▶ [The task]:
Output the records below again, precisely as they are written.

▶ [Exercise data]:
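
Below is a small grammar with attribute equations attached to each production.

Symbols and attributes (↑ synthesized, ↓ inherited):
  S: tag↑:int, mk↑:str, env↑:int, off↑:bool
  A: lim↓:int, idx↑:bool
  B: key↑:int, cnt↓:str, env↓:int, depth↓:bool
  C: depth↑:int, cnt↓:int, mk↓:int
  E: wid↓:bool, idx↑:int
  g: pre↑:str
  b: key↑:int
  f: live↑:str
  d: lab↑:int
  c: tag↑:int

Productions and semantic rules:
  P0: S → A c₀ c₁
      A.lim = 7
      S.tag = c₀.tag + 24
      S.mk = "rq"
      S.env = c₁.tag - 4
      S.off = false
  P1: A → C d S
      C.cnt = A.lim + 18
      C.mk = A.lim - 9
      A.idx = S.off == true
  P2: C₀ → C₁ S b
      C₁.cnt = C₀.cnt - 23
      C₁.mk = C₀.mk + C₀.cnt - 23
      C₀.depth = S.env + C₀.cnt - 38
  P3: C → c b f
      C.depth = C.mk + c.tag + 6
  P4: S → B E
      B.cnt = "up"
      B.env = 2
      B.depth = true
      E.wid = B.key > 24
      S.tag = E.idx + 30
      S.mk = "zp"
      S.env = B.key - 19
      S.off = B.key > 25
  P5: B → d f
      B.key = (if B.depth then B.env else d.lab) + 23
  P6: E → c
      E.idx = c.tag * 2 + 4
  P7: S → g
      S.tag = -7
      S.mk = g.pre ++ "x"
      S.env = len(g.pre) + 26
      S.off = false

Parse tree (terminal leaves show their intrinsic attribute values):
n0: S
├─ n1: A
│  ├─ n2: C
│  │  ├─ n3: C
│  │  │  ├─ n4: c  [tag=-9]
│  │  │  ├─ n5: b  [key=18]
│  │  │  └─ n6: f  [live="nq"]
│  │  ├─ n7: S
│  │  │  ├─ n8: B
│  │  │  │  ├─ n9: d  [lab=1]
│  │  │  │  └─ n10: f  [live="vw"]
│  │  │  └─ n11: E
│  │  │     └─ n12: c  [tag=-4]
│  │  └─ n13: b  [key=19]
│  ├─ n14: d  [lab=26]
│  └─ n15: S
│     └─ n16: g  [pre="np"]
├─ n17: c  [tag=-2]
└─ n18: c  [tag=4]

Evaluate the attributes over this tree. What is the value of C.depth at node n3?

-3

1. n1.lim = 7  [7]
2. n2.cnt = 25  [A.lim + 18]
3. n2.mk = -2  [A.lim - 9]
4. n3.cnt = 2  [C₀.cnt - 23]
5. n3.mk = 0  [C₀.mk + C₀.cnt - 23]
6. n4.tag = -9  [terminal]
7. n5.key = 18  [terminal]
8. n6.live = "nq"  [terminal]
9. n3.depth = -3  [C.mk + c.tag + 6]
10. n8.cnt = "up"  ["up"]
11. n8.env = 2  [2]
12. n8.depth = true  [true]
13. n9.lab = 1  [terminal]
14. n10.live = "vw"  [terminal]
15. n8.key = 25  [(if B.depth then B.env else d.lab) + 23]
16. n11.wid = true  [B.key > 24]
17. n12.tag = -4  [terminal]
18. n11.idx = -4  [c.tag * 2 + 4]
19. n7.tag = 26  [E.idx + 30]
20. n7.mk = "zp"  ["zp"]
21. n7.env = 6  [B.key - 19]
22. n7.off = false  [B.key > 25]
23. n13.key = 19  [terminal]
24. n2.depth = -7  [S.env + C₀.cnt - 38]
25. n14.lab = 26  [terminal]
26. n16.pre = "np"  [terminal]
27. n15.tag = -7  [-7]
28. n15.mk = "npx"  [g.pre ++ "x"]
29. n15.env = 28  [len(g.pre) + 26]
30. n15.off = false  [false]
31. n1.idx = false  [S.off == true]
32. n17.tag = -2  [terminal]
33. n18.tag = 4  [terminal]
34. n0.tag = 22  [c₀.tag + 24]
35. n0.mk = "rq"  ["rq"]
36. n0.env = 0  [c₁.tag - 4]
37. n0.off = false  [false]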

▶ [Result of this exercise]:
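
Below is a small grammar with attribute equations attached to each production.

Symbols and attributes (↑ synthesized, ↓ inherited):
  S: tag↑:int, mk↑:str, env↑:int, off↑:bool
  A: lim↓:int, idx↑:bool
  B: key↑:int, cnt↓:str, env↓:int, depth↓:bool
  C: depth↑:int, cnt↓:int, mk↓:int
  E: wid↓:bool, idx↑:int
  g: pre↑:str
  b: key↑:int
  f: live↑:str
  d: lab↑:int
  c: tag↑:int

Productions and semantic rules:
  P0: S → A c₀ c₁
      A.lim = 7
      S.tag = c₀.tag + 24
      S.mk = "rq"
      S.env = c₁.tag - 4
      S.off = false
  P1: A → C d S
      C.cnt = A.lim + 18
      C.mk = A.lim - 9
      A.idx = S.off == true
  P2: C₀ → C₁ S b
      C₁.cnt = C₀.cnt - 23
      C₁.mk = C₀.mk + C₀.cnt - 23
      C₀.depth = S.env + C₀.cnt - 38
  P3: C → c b f
      C.depth = C.mk + c.tag + 6
  P4: S → B E
      B.cnt = "up"
      B.env = 2
      B.depth = true
      E.wid = B.key > 24
      S.tag = E.idx + 30
      S.mk = "zp"
      S.env = B.key - 19
      S.off = B.key > 25
  P5: B → d f
      B.key = (if B.depth then B.env else d.lab) + 23
  P6: E → c
      E.idx = c.tag * 2 + 4
  P7: S → g
      S.tag = -7
      S.mk = g.pre ++ "x"
      S.env = len(g.pre) + 26
      S.off = false

Parse tree (terminal leaves show their intrinsic attribute values):
n0: S
├─ n1: A
│  ├─ n2: C
│  │  ├─ n3: C
│  │  │  ├─ n4: c  [tag=-9]
│  │  │  ├─ n5: b  [key=18]
│  │  │  └─ n6: f  [live="nq"]
│  │  ├─ n7: S
│  │  │  ├─ n8: B
│  │  │  │  ├─ n9: d  [lab=1]
│  │  │  │  └─ n10: f  [live="vw"]
│  │  │  └─ n11: E
│  │  │     └─ n12: c  [tag=-4]
│  │  └─ n13: b  [key=19]
│  ├─ n14: d  [lab=26]
│  └─ n15: S
│     └─ n16: g  [pre="np"]
├─ n17: c  [tag=-2]
└─ n18: c  [tag=4]

Evaluate the attributes over this tree. What is the value of C.depth at node n3?

-3

1. n1.lim = 7  [7]
2. n2.cnt = 25  [A.lim + 18]
3. n2.mk = -2  [A.lim - 9]
4. n3.cnt = 2  [C₀.cnt - 23]
5. n3.mk = 0  [C₀.mk + C₀.cnt - 23]
6. n4.tag = -9  [terminal]
7. n5.key = 18  [terminal]
8. n6.live = "nq"  [terminal]
9. n3.depth = -3  [C.mk + c.tag + 6]
10. n8.cnt = "up"  ["up"]
11. n8.env = 2  [2]
12. n8.depth = true  [true]
13. n9.lab = 1  [terminal]
14. n10.live = "vw"  [terminal]
15. n8.key = 25  [(if B.depth then B.env else d.lab) + 23]
16. n11.wid = true  [B.key > 24]
17. n12.tag = -4  [terminal]
18. n11.idx = -4  [c.tag * 2 + 4]
19. n7.tag = 26  [E.idx + 30]
20. n7.mk = "zp"  ["zp"]
21. n7.env = 6  [B.key - 19]
22. n7.off = false  [B.key > 25]
23. n13.key = 19  [terminal]
24. n2.depth = -7  [S.env + C₀.cnt - 38]
25. n14.lab = 26  [terminal]
26. n16.pre = "np"  [terminal]
27. n15.tag = -7  [-7]
28. n15.mk = "npx"  [g.pre ++ "x"]
29. n15.env = 28  [len(g.pre) + 26]
30. n15.off = false  [false]
31. n1.idx = false  [S.off == true]
32. n17.tag = -2  [terminal]
33. n18.tag = 4  [terminal]
34. n0.tag = 22  [c₀.tag + 24]
35. n0.mk = "rq"  ["rq"]
36. n0.env = 0  [c₁.tag - 4]
37. n0.off = false  [false]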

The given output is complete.